__About this exercise__.
Could you report every line from the entries that includes the word "spectral"?

__Supplied records__.

#####

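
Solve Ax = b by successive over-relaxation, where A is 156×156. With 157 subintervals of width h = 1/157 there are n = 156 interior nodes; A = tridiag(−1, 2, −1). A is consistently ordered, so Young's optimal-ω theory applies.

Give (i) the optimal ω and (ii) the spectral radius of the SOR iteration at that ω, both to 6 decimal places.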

#####

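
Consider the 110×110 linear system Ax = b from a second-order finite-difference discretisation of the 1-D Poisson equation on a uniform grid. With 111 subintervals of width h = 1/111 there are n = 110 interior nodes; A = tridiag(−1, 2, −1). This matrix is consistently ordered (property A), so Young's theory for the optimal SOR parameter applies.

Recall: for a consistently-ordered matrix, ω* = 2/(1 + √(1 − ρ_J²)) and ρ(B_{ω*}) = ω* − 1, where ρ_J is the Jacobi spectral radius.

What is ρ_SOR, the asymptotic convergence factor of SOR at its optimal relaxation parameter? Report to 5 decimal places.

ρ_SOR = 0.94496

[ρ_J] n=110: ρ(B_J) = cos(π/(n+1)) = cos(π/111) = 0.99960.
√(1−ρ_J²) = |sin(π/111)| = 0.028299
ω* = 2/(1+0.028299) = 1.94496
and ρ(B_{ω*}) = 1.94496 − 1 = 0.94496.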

#####

__Solution__.
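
Give (i) the optimal ω and (ii) the spectral radius of the SOR iteration at that ω, both to 6 decimal places.
Recall: for a consistently-ordered matrix, ω* = 2/(1 + √(1 − ρ_J²)) and ρ(B_{ω*}) = ω* − 1, where ρ_J is the Jacobi spectral radius.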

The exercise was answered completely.